(Records excerpted from a collection)
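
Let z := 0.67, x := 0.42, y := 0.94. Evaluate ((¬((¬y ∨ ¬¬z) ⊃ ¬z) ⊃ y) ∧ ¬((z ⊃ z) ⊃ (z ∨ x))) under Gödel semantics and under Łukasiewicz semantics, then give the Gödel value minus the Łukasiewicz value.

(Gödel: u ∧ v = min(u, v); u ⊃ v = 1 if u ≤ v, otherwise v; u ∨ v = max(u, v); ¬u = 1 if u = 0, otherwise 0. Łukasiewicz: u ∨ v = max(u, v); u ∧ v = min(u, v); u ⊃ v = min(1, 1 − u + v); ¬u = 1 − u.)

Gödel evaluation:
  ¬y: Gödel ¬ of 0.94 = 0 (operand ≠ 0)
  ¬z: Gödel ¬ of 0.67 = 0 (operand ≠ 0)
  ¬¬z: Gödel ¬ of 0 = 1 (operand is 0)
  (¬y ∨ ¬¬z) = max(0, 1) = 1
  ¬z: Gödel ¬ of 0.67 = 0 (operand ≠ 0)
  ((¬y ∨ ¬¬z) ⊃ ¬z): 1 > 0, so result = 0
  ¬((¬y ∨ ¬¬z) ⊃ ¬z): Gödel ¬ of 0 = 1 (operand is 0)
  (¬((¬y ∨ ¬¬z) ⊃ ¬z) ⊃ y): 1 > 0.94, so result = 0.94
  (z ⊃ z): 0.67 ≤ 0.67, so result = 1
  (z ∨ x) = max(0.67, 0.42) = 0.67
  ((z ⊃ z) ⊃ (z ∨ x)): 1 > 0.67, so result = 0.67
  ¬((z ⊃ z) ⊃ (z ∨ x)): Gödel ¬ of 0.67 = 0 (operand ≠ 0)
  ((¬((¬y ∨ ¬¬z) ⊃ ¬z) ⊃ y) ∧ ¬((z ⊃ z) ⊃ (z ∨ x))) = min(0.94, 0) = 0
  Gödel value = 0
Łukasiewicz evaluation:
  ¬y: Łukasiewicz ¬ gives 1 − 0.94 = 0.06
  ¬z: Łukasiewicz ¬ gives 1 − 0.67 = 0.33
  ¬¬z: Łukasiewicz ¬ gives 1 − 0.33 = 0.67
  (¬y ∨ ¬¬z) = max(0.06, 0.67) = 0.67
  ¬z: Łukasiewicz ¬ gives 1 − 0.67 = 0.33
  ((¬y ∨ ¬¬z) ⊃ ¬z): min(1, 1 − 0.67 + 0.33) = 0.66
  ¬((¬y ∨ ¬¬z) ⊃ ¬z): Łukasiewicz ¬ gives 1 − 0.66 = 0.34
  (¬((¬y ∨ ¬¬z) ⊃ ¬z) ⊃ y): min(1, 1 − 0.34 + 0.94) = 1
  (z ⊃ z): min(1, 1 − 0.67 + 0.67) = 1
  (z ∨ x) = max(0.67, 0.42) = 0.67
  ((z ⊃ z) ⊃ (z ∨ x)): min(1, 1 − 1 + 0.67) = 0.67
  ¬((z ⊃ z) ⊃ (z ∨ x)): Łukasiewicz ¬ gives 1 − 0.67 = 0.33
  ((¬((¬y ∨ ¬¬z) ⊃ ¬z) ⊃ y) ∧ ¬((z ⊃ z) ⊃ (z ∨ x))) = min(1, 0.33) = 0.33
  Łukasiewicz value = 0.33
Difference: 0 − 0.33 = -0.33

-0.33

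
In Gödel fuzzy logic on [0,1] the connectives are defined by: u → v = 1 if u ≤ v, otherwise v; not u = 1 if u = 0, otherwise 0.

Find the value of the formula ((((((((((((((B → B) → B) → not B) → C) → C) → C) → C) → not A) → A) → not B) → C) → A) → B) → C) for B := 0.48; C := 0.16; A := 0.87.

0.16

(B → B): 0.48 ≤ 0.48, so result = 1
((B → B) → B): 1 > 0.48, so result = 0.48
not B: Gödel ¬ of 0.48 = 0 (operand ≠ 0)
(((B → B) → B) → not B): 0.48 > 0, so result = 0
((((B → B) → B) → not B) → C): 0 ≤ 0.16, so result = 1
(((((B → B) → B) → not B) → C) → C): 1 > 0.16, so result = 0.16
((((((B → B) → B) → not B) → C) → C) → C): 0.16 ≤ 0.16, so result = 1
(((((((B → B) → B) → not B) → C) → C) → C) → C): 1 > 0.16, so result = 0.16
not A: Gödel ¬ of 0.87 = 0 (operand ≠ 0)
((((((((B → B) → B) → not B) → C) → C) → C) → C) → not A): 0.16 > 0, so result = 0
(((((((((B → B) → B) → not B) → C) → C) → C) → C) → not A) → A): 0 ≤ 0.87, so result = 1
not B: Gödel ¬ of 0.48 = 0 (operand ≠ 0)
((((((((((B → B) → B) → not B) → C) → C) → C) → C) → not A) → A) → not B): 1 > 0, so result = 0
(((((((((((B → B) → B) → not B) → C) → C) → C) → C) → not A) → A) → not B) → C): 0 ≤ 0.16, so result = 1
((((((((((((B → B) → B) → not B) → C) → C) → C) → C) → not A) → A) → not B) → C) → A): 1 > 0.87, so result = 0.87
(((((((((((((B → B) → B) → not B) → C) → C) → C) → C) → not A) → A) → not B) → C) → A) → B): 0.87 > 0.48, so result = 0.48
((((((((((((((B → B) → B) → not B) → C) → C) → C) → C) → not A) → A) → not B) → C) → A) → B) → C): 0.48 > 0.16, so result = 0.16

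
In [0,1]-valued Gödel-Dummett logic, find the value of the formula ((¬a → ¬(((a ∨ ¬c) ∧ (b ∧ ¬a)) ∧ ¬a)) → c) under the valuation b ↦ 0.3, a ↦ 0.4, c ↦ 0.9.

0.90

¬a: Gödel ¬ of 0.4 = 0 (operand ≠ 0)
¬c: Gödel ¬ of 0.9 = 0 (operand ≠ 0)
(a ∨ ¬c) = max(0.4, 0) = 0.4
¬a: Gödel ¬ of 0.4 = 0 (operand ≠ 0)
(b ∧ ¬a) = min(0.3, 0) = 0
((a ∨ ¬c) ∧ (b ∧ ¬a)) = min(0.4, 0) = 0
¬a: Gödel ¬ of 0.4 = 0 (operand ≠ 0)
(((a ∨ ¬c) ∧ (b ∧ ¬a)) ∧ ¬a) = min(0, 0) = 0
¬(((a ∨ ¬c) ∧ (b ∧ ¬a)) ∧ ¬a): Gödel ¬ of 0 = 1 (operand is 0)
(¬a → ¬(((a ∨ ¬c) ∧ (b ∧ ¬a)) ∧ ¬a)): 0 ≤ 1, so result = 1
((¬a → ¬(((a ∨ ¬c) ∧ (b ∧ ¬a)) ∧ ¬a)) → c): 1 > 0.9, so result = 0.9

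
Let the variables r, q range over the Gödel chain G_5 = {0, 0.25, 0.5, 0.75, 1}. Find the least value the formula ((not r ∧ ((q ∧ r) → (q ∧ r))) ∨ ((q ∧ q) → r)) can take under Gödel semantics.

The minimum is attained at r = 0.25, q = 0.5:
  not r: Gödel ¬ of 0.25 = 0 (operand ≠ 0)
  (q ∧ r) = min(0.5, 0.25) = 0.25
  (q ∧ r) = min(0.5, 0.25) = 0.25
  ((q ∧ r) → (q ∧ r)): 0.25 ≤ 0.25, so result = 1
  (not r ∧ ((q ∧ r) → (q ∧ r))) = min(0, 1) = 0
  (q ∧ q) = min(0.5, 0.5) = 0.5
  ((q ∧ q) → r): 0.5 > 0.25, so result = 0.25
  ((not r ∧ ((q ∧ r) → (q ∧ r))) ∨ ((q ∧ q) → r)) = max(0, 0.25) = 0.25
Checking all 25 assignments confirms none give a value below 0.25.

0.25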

● **Required work**
Nothing but the lines from the one with "Let the variables" through the last line of the entries should be repeated, and those exactly.

● **Completed task**
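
Let the variables r, q range over the Gödel chain G_5 = {0, 0.25, 0.5, 0.75, 1}. Find the least value the formula ((not r ∧ ((q ∧ r) → (q ∧ r))) ∨ ((q ∧ q) → r)) can take under Gödel semantics.

The minimum is attained at r = 0.25, q = 0.5:
  not r: Gödel ¬ of 0.25 = 0 (operand ≠ 0)
  (q ∧ r) = min(0.5, 0.25) = 0.25
  (q ∧ r) = min(0.5, 0.25) = 0.25
  ((q ∧ r) → (q ∧ r)): 0.25 ≤ 0.25, so result = 1
  (not r ∧ ((q ∧ r) → (q ∧ r))) = min(0, 1) = 0
  (q ∧ q) = min(0.5, 0.5) = 0.5
  ((q ∧ q) → r): 0.5 > 0.25, so result = 0.25
  ((not r ∧ ((q ∧ r) → (q ∧ r))) ∨ ((q ∧ q) → r)) = max(0, 0.25) = 0.25
Checking all 25 assignments confirms none give a value below 0.25.

0.25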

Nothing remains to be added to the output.